__What you have to do__: Each entry must be output once more without any change.

◆ ◆ ◆

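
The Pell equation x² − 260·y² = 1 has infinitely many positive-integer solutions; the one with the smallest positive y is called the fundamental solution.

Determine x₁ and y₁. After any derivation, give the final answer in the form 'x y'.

129 8

√260 → a₀=16, period (8,32); ℓ=2 even so k=1
i=0: a=16 ⇒ p=16, q=1
i=1: a=8 ⇒ p=129, q=8
(x₁, y₁) = (129, 8);  129² − 260·8² = 1 ✓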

◆ ◆ ◆

__Result of the task__:
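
The Pell equation x² − 260·y² = 1 has infinitely many positive-integer solutions; the one with the smallest positive y is called the fundamental solution.

Determine x₁ and y₁. After any derivation, give the final answer in the form 'x y'.

129 8

√260 → a₀=16, period (8,32); ℓ=2 even so k=1
i=0: a=16 ⇒ p=16, q=1
i=1: a=8 ⇒ p=129, q=8
(x₁, y₁) = (129, 8);  129² − 260·8² = 1 ✓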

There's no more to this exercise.